[WORK REQUEST]: Would it be possible to quote, exactly and in full, the lines from the one with "A telescope points" through the end of the entries below?

────────────────

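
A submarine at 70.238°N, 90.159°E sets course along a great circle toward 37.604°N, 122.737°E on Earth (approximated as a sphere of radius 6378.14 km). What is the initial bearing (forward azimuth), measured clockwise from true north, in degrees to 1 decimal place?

Δλ = 32.578° = 0.5686 rad.
y = sin Δλ · cos φ₂ = (0.5384)(0.7922) = 0.4266
x = cos φ₁ sin φ₂ − sin φ₁ cos φ₂ cos Δλ = (0.3381)(0.6102) − (0.9411)(0.7922)(0.8427) = -0.4220
θ = atan2(y, x) = 134.69°, so the bearing is 134.7°.

134.7°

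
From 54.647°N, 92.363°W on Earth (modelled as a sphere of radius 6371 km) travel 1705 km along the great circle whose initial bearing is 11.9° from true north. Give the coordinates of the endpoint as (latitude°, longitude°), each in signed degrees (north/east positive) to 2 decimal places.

69.44°, -83.43°

Angular distance δ = d/R = 1705/6371 = 0.26762 rad; initial bearing θ = 0.2077 rad.
sin φ₂ = sin φ₁ cos δ + cos φ₁ sin δ cos θ = (0.8156)(0.9644) + (0.5786)(0.2644)(0.9785) = 0.9363, so φ₂ = 69.44°.
Δλ = atan2(sin θ sin δ cos φ₁, cos δ − sin φ₁ sin φ₂) = atan2(0.0316, 0.2008) = 8.931°.
λ₂ = -92.363° + 8.931° = -83.43°.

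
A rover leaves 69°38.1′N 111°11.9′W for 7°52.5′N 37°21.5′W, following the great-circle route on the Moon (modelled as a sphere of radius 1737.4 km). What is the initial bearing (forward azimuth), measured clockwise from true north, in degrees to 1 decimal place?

102.5°

With φ₁ = 1.2154, φ₂ = 0.1374, Δλ = 1.2888 rad, the forward-azimuth formula gives
θ = atan2( sin Δλ cos φ₂ , cos φ₁ sin φ₂ − sin φ₁ cos φ₂ cos Δλ ) = atan2(0.9514, -0.2108) = 102.49°.
So the initial bearing is 102.5°.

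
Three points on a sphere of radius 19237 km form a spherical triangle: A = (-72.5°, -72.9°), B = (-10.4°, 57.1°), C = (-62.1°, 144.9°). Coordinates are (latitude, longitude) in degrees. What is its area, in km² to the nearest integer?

246595396 km²

Side lengths (central angles): a = 1.3927, b = 0.7500, c = 1.5887 rad; semiperimeter s = 1.8657.
By l'Huilier's theorem, tan(E/4) = √[tan(s/2) tan((s−a)/2) tan((s−b)/2) tan((s−c)/2)], giving spherical excess E = 0.6664 rad.
Area = E·R² = 0.6664 × (19237)² ≈ 246595396 km².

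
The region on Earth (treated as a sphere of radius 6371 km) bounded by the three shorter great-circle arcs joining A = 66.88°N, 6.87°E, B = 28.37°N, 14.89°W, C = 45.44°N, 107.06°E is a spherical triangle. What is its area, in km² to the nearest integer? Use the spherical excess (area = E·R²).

8903529 km²

Side lengths (central angles): a = 1.5589, b = 0.9191, c = 0.7107 rad; semiperimeter s = 1.5944.
By l'Huilier's theorem, tan(E/4) = √[tan(s/2) tan((s−a)/2) tan((s−b)/2) tan((s−c)/2)], giving spherical excess E = 0.2194 rad.
Area = E·R² = 0.2194 × (6371)² ≈ 8903529 km².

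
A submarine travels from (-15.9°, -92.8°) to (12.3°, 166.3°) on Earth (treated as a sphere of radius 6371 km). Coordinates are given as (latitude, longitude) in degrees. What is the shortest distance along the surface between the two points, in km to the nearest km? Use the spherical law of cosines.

In radians: φ₁ = -0.2775, φ₂ = 0.2147, Δλ = -100.900° = -1.7610 rad.
cos c = sin φ₁ sin φ₂ + cos φ₁ cos φ₂ cos Δλ = (-0.2740)(0.2130) + (0.9617)(0.9770)(-0.1891) = -0.23605,
so c = arccos(-0.23605) = 1.80909 rad.
Distance = R·c = 6371 × 1.8091 ≈ 11526 km.

11526 km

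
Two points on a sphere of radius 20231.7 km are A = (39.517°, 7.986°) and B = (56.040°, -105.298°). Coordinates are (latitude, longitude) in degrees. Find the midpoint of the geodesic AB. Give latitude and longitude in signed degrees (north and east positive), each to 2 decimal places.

62.82°, -34.99°

Central angle δ = 1.2053 rad. Interpolating on the sphere with fraction f = 0.5:
P = [sin((1−f)δ)·A + sin(fδ)·B] / sin δ = 0.6069·A + 0.6069·B in Cartesian coordinates,
giving P = (0.3742, -0.2620, 0.8896), i.e. latitude 62.82°, longitude -34.99°.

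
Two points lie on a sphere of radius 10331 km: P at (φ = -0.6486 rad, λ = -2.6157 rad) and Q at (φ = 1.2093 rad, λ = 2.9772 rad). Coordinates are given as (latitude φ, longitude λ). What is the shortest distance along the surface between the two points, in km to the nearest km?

19897 km

Let φ₁ = -0.6486 rad, φ₂ = 1.2093 rad, and Δλ = -0.6903 rad.
cos c = sin φ₁ sin φ₂ + cos φ₁ cos φ₂ cos Δλ = (-0.6041)(0.9354) + (0.7969)(0.3537)(0.7711) = -0.34770,
so c = arccos(-0.34770) = 1.92592 rad.
Distance = R·c = 10331 × 1.9259 ≈ 19897 km.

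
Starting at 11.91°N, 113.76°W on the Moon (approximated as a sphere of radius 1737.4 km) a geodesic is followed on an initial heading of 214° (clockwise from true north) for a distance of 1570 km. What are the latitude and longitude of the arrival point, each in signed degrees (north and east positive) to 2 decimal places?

Angular distance δ = d/R = 1570/1737.4 = 0.90365 rad; initial bearing θ = 3.7350 rad.
sin φ₂ = sin φ₁ cos δ + cos φ₁ sin δ cos θ = (0.2064)(0.6187) + (0.9785)(0.7856)(-0.8290) = -0.5096, so φ₂ = -30.64°.
Δλ = atan2(sin θ sin δ cos φ₁, cos δ − sin φ₁ sin φ₂) = atan2(-0.4298, 0.7239) = -30.701°.
λ₂ = -113.760° − 30.701° = -144.46°.

-30.64°, -144.46°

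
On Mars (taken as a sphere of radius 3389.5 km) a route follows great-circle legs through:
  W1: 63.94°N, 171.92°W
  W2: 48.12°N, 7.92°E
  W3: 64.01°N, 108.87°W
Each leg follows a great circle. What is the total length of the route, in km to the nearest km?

7420 km

Leg W1→W2: central angle 1.1858 rad, distance 4019.2 km.
Leg W2→W3: central angle 1.0035 rad, distance 3401.2 km.
Total: 4019.2 + 3401.2 ≈ 7420 km.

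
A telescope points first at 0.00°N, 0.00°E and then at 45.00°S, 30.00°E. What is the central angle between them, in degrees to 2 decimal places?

With latitudes φ₁ = 0.000°, φ₂ = -45.000° and longitude difference Δλ = 30.000°:
cos c = sin φ₁ sin φ₂ + cos φ₁ cos φ₂ cos Δλ = (0.0000)(-0.7071) + (1.0000)(0.7071)(0.8660) = 0.61237,
so c = arccos(0.61237) = 0.91174 rad.
So the angular separation is 52.24°.

52.24°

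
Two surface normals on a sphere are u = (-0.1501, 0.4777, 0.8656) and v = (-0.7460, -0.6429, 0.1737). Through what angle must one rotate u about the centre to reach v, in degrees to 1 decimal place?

u·v = -0.0448; |u| = 1.0000, |v| = 1.0000.
cos θ = (u·v)/(|u||v|) = -0.0448, so θ = 92.6°.

92.6°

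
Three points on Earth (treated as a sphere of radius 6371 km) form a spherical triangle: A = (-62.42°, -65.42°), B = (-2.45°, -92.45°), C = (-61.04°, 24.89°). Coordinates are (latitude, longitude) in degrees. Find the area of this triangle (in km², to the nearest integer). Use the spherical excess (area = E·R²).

Side lengths (central angles): a = 1.7566, b = 0.6852, c = 1.1041 rad; semiperimeter s = 1.7730.
By l'Huilier's theorem, tan(E/4) = √[tan(s/2) tan((s−a)/2) tan((s−b)/2) tan((s−c)/2)], giving spherical excess E = 0.1832 rad.
Area = E·R² = 0.1832 × (6371)² ≈ 7437432 km².

7437432 km²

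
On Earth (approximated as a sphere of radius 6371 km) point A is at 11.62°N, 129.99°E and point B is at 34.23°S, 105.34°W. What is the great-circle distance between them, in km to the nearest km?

In radians: φ₁ = 0.2028, φ₂ = -0.5974, Δλ = 124.670° = 2.1759 rad.
cos c = sin φ₁ sin φ₂ + cos φ₁ cos φ₂ cos Δλ = (0.2014)(-0.5625) + (0.9795)(0.8268)(-0.5688) = -0.57398,
so c = arccos(-0.57398) = 2.18215 rad.
Distance = R·c = 6371 × 2.1822 ≈ 13902 km.

13902 km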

────────────────

[EXERCISE ANSWER]:
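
A telescope points first at 0.00°N, 0.00°E and then at 45.00°S, 30.00°E. What is the central angle between them, in degrees to 2 decimal places?

With latitudes φ₁ = 0.000°, φ₂ = -45.000° and longitude difference Δλ = 30.000°:
cos c = sin φ₁ sin φ₂ + cos φ₁ cos φ₂ cos Δλ = (0.0000)(-0.7071) + (1.0000)(0.7071)(0.8660) = 0.61237,
so c = arccos(0.61237) = 0.91174 rad.
So the angular separation is 52.24°.

52.24°

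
Two surface normals on a sphere are u = (-0.1501, 0.4777, 0.8656) and v = (-0.7460, -0.6429, 0.1737). Through what angle must one rotate u about the centre to reach v, in degrees to 1 decimal place?

u·v = -0.0448; |u| = 1.0000, |v| = 1.0000.
cos θ = (u·v)/(|u||v|) = -0.0448, so θ = 92.6°.

92.6°

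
Three points on Earth (treated as a sphere of radius 6371 km) form a spherical triangle: A = (-62.42°, -65.42°), B = (-2.45°, -92.45°), C = (-61.04°, 24.89°). Coordinates are (latitude, longitude) in degrees. Find the area of this triangle (in km², to the nearest integer). Use the spherical excess (area = E·R²).

Side lengths (central angles): a = 1.7566, b = 0.6852, c = 1.1041 rad; semiperimeter s = 1.7730.
By l'Huilier's theorem, tan(E/4) = √[tan(s/2) tan((s−a)/2) tan((s−b)/2) tan((s−c)/2)], giving spherical excess E = 0.1832 rad.
Area = E·R² = 0.1832 × (6371)² ≈ 7437432 km².

7437432 km²

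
On Earth (approximated as a sphere of radius 6371 km) point A is at 11.62°N, 129.99°E and point B is at 34.23°S, 105.34°W. What is the great-circle distance between them, in km to the nearest km?

In radians: φ₁ = 0.2028, φ₂ = -0.5974, Δλ = 124.670° = 2.1759 rad.
cos c = sin φ₁ sin φ₂ + cos φ₁ cos φ₂ cos Δλ = (0.2014)(-0.5625) + (0.9795)(0.8268)(-0.5688) = -0.57398,
so c = arccos(-0.57398) = 2.18215 rad.
Distance = R·c = 6371 × 2.1822 ≈ 13902 km.

13902 km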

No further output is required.